PROVIDED ENTRIES:
*****

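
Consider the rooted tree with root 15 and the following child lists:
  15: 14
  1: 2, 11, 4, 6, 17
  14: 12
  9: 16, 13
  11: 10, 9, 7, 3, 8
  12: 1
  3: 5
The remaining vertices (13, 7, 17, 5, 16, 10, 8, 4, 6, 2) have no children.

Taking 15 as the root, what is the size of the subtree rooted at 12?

Descendants of 12 (including itself): 12, 1, 11, 4, 17, 6, 2, 3, 9, 10, 8, 7, 5, 16, 13. That's 15.

15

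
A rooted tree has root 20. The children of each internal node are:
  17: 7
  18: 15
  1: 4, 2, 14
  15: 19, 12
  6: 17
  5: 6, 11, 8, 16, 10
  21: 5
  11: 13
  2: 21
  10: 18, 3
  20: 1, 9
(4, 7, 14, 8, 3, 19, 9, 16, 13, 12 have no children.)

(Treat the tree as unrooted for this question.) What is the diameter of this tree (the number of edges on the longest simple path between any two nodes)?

9

A longest path is 9–20–1–2–21–5–10–18–15–12, with 9 edges.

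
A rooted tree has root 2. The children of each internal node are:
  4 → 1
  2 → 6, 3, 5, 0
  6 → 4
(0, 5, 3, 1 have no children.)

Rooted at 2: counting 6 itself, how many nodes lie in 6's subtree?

3

6's subtree: {6, 4, 1}, size 3.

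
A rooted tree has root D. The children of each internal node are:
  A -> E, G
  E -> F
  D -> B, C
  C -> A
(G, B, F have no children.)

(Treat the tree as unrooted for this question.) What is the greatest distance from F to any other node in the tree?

5

A farthest node from F is B.
The path F-E-A-C-D-B has 5 edges.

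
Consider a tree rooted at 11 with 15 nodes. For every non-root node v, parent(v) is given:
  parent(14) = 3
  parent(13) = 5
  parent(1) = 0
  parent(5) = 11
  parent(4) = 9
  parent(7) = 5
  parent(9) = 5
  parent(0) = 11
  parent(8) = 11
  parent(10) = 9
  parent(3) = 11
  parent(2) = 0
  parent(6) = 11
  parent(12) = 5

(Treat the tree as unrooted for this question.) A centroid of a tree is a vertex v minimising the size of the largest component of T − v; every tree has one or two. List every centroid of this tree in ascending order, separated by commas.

11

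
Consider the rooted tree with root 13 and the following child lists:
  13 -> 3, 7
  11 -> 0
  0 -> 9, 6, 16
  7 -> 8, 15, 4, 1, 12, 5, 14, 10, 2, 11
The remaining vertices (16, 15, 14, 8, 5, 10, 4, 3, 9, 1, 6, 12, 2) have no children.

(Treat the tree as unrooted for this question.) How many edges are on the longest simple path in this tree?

BFS from 9 reaches 3 last, at distance 5; BFS from 3 confirms no node is farther.
Path: 9 – 0 – 11 – 7 – 13 – 3.

5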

*****

TASK PROMPT: Repeat everything in the listing above exactly.

EXERCISE RESPONSE:
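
Consider the rooted tree with root 15 and the following child lists:
  15: 14
  1: 2, 11, 4, 6, 17
  14: 12
  9: 16, 13
  11: 10, 9, 7, 3, 8
  12: 1
  3: 5
The remaining vertices (13, 7, 17, 5, 16, 10, 8, 4, 6, 2) have no children.

Taking 15 as the root, what is the size of the subtree rooted at 12?

Descendants of 12 (including itself): 12, 1, 11, 4, 17, 6, 2, 3, 9, 10, 8, 7, 5, 16, 13. That's 15.

15

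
A rooted tree has root 20. The children of each internal node are:
  17: 7
  18: 15
  1: 4, 2, 14
  15: 19, 12
  6: 17
  5: 6, 11, 8, 16, 10
  21: 5
  11: 13
  2: 21
  10: 18, 3
  20: 1, 9
(4, 7, 14, 8, 3, 19, 9, 16, 13, 12 have no children.)

(Treat the tree as unrooted for this question.) What is the diameter of this tree (the number of edges on the longest simple path between any two nodes)?

9

A longest path is 9–20–1–2–21–5–10–18–15–12, with 9 edges.

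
A rooted tree has root 2. The children of each internal node are:
  4 → 1
  2 → 6, 3, 5, 0
  6 → 4
(0, 5, 3, 1 have no children.)

Rooted at 2: counting 6 itself, how many nodes lie in 6's subtree?

3

6's subtree: {6, 4, 1}, size 3.

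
A rooted tree has root D. The children of each internal node are:
  A -> E, G
  E -> F
  D -> B, C
  C -> A
(G, B, F have no children.)

(Treat the tree as unrooted for this question.) What is the greatest distance from F to any other node in the tree?

5

A farthest node from F is B.
The path F-E-A-C-D-B has 5 edges.

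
Consider a tree rooted at 11 with 15 nodes. For every non-root node v, parent(v) is given:
  parent(14) = 3
  parent(13) = 5
  parent(1) = 0
  parent(5) = 11
  parent(4) = 9
  parent(7) = 5
  parent(9) = 5
  parent(0) = 11
  parent(8) = 11
  parent(10) = 9
  parent(3) = 11
  parent(2) = 0
  parent(6) = 11
  parent(12) = 5

(Treat the tree as unrooted for this question.) A centroid of a tree is a vertex v minimising the size of the largest component of T − v; every tree has one or two. List every centroid of this tree in ascending order, separated by commas.

11

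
Consider the rooted tree with root 13 and the following child lists:
  13 -> 3, 7
  11 -> 0
  0 -> 9, 6, 16
  7 -> 8, 15, 4, 1, 12, 5, 14, 10, 2, 11
The remaining vertices (16, 15, 14, 8, 5, 10, 4, 3, 9, 1, 6, 12, 2) have no children.

(Treat the tree as unrooted for this question.) How many edges are on the longest simple path in this tree?

BFS from 9 reaches 3 last, at distance 5; BFS from 3 confirms no node is farther.
Path: 9 – 0 – 11 – 7 – 13 – 3.

5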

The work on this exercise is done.